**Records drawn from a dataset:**
◇ ◇ ◇ ◇ ◇ ◇ ◇

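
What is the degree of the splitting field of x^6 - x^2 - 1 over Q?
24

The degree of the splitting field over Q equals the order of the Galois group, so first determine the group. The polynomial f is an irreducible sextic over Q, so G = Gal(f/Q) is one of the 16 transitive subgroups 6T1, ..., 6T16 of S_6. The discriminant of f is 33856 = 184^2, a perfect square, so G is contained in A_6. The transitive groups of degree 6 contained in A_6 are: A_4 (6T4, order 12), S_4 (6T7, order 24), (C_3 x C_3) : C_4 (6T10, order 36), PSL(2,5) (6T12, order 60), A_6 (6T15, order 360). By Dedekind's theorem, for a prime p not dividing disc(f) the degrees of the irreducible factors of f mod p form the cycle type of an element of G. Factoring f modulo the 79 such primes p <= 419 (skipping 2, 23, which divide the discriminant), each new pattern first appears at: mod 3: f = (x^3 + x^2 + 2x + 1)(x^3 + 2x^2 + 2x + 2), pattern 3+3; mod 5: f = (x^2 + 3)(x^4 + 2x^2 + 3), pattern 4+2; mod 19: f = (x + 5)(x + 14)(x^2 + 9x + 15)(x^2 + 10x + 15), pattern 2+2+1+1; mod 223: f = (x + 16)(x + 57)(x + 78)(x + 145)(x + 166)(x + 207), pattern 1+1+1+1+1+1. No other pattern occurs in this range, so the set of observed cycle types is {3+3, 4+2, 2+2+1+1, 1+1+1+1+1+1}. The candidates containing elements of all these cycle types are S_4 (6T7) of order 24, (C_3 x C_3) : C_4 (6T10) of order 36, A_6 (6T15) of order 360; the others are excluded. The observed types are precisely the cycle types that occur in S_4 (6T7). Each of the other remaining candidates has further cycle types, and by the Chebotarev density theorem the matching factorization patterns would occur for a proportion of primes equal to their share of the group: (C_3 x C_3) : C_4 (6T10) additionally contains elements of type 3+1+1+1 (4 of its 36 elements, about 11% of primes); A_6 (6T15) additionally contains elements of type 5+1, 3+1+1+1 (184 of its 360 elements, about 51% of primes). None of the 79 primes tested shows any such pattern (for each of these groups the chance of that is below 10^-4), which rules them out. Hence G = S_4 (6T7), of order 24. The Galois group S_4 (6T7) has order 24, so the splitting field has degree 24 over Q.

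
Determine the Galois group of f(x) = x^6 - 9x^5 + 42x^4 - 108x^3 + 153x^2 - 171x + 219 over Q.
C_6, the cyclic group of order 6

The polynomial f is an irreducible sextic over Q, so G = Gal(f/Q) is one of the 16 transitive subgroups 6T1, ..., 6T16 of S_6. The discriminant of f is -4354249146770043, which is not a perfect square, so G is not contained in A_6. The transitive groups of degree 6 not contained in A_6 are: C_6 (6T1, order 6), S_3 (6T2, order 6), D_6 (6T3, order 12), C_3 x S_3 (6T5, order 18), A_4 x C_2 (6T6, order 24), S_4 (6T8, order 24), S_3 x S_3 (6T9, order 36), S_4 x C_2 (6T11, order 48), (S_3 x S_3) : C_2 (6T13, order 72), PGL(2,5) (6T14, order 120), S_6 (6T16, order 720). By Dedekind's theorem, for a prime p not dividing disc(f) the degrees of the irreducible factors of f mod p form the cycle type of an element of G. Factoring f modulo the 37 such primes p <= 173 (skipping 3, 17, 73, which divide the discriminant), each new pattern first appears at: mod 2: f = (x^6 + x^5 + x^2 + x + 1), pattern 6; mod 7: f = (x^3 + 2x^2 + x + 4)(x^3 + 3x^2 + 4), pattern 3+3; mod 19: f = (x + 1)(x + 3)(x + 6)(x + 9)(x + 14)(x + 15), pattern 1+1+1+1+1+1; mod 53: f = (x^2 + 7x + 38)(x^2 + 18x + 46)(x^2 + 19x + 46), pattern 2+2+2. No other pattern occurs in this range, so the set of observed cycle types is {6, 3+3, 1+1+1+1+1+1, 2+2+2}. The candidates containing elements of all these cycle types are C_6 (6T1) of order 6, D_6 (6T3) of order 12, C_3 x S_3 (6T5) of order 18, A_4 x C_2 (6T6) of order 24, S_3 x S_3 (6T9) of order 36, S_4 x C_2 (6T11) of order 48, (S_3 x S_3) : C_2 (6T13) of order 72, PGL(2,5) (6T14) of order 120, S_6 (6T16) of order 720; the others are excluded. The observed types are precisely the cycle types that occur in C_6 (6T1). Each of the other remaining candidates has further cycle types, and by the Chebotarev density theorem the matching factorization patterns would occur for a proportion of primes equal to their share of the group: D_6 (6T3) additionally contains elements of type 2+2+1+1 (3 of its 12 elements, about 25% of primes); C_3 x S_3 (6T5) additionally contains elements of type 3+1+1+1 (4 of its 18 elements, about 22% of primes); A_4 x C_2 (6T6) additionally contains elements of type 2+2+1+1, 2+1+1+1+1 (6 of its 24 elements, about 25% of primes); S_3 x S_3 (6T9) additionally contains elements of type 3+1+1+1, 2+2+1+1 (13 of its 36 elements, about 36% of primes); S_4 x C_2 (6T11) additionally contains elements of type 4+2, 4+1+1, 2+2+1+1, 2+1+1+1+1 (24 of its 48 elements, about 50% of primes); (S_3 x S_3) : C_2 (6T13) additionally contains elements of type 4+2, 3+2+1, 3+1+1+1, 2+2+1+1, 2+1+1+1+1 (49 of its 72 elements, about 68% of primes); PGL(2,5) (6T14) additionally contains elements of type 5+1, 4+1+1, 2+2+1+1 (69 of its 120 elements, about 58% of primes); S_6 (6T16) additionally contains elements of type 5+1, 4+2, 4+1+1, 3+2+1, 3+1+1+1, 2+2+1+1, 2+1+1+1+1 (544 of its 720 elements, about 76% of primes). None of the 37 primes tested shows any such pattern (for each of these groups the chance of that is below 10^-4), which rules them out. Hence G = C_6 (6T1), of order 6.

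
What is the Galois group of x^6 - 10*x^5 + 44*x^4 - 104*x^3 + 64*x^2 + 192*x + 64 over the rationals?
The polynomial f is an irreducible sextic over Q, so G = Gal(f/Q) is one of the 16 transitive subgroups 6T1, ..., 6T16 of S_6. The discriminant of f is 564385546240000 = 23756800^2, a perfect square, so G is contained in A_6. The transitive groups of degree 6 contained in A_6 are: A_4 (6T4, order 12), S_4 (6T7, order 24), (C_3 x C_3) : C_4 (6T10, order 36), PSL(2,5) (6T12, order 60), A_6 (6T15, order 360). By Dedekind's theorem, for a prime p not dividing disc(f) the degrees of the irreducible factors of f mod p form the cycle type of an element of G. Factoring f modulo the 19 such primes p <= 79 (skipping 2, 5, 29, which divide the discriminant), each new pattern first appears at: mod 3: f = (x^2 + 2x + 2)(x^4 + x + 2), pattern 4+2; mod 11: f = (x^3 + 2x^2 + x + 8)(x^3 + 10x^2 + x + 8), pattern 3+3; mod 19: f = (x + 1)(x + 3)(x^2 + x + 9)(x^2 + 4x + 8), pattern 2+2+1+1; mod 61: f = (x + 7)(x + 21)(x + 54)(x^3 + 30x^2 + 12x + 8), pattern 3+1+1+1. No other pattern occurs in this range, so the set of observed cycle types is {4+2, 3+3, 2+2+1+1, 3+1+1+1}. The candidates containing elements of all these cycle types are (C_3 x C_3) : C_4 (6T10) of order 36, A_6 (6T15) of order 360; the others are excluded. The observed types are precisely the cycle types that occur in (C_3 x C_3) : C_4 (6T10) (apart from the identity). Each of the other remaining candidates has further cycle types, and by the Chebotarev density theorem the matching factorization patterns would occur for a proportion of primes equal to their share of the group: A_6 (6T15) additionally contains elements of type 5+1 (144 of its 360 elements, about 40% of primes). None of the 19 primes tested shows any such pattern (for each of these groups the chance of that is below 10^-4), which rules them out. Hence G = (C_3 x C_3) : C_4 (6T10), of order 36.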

◇ ◇ ◇ ◇ ◇ ◇ ◇

**PROBLEM TO WORK ON:** Please give the number of lines in the data above where the word "What" appears, and nothing besides.

**SOLUTION TO THE PROBLEM:** 2